The records ▸
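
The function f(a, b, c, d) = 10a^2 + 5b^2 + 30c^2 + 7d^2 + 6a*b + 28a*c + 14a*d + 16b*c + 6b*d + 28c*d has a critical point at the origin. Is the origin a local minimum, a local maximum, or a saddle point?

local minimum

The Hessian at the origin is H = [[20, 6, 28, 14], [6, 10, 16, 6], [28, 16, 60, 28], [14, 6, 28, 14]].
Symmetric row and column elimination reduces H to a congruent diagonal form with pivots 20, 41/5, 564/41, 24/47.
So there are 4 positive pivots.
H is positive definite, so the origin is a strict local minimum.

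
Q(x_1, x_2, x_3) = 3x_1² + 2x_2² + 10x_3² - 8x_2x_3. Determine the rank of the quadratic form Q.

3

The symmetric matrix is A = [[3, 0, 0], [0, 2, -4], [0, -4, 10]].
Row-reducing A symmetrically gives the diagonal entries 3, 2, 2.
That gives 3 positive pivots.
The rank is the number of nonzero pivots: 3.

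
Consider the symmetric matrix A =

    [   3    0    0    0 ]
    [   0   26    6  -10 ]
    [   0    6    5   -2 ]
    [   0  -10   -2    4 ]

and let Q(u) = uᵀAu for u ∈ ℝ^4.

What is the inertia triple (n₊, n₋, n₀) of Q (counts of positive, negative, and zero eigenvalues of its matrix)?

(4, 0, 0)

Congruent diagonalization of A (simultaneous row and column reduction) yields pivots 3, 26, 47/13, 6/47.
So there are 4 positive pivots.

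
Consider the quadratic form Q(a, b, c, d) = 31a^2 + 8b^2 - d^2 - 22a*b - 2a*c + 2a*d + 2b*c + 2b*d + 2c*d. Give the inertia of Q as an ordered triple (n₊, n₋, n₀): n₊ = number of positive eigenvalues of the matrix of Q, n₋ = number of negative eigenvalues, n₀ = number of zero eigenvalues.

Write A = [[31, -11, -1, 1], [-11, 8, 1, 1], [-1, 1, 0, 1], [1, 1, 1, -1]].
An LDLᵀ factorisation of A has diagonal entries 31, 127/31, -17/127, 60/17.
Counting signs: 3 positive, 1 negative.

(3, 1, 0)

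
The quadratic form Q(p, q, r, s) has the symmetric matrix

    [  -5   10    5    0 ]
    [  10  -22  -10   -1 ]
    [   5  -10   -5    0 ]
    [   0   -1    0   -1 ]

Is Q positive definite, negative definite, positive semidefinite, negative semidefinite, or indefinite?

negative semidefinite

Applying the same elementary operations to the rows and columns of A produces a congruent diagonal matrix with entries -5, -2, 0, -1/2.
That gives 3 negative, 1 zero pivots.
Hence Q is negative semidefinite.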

Work to be completed ▸
Go through the entries above and write each one out exactly.

Answer box ▸
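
The function f(a, b, c, d) = 10a^2 + 5b^2 + 30c^2 + 7d^2 + 6a*b + 28a*c + 14a*d + 16b*c + 6b*d + 28c*d has a critical point at the origin. Is the origin a local minimum, a local maximum, or a saddle point?

local minimum

The Hessian at the origin is H = [[20, 6, 28, 14], [6, 10, 16, 6], [28, 16, 60, 28], [14, 6, 28, 14]].
Symmetric row and column elimination reduces H to a congruent diagonal form with pivots 20, 41/5, 564/41, 24/47.
So there are 4 positive pivots.
H is positive definite, so the origin is a strict local minimum.

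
Q(x_1, x_2, x_3) = 3x_1² + 2x_2² + 10x_3² - 8x_2x_3. Determine the rank of the quadratic form Q.

3

The symmetric matrix is A = [[3, 0, 0], [0, 2, -4], [0, -4, 10]].
Row-reducing A symmetrically gives the diagonal entries 3, 2, 2.
That gives 3 positive pivots.
The rank is the number of nonzero pivots: 3.

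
Consider the symmetric matrix A =

    [   3    0    0    0 ]
    [   0   26    6  -10 ]
    [   0    6    5   -2 ]
    [   0  -10   -2    4 ]

and let Q(u) = uᵀAu for u ∈ ℝ^4.

What is the inertia triple (n₊, n₋, n₀) of Q (counts of positive, negative, and zero eigenvalues of its matrix)?

(4, 0, 0)

Congruent diagonalization of A (simultaneous row and column reduction) yields pivots 3, 26, 47/13, 6/47.
So there are 4 positive pivots.

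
Consider the quadratic form Q(a, b, c, d) = 31a^2 + 8b^2 - d^2 - 22a*b - 2a*c + 2a*d + 2b*c + 2b*d + 2c*d. Give the inertia of Q as an ordered triple (n₊, n₋, n₀): n₊ = number of positive eigenvalues of the matrix of Q, n₋ = number of negative eigenvalues, n₀ = number of zero eigenvalues.

Write A = [[31, -11, -1, 1], [-11, 8, 1, 1], [-1, 1, 0, 1], [1, 1, 1, -1]].
An LDLᵀ factorisation of A has diagonal entries 31, 127/31, -17/127, 60/17.
Counting signs: 3 positive, 1 negative.

(3, 1, 0)

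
The quadratic form Q(p, q, r, s) has the symmetric matrix

    [  -5   10    5    0 ]
    [  10  -22  -10   -1 ]
    [   5  -10   -5    0 ]
    [   0   -1    0   -1 ]

Is Q positive definite, negative definite, positive semidefinite, negative semidefinite, or indefinite?

negative semidefinite

Applying the same elementary operations to the rows and columns of A produces a congruent diagonal matrix with entries -5, -2, 0, -1/2.
That gives 3 negative, 1 zero pivots.
Hence Q is negative semidefinite.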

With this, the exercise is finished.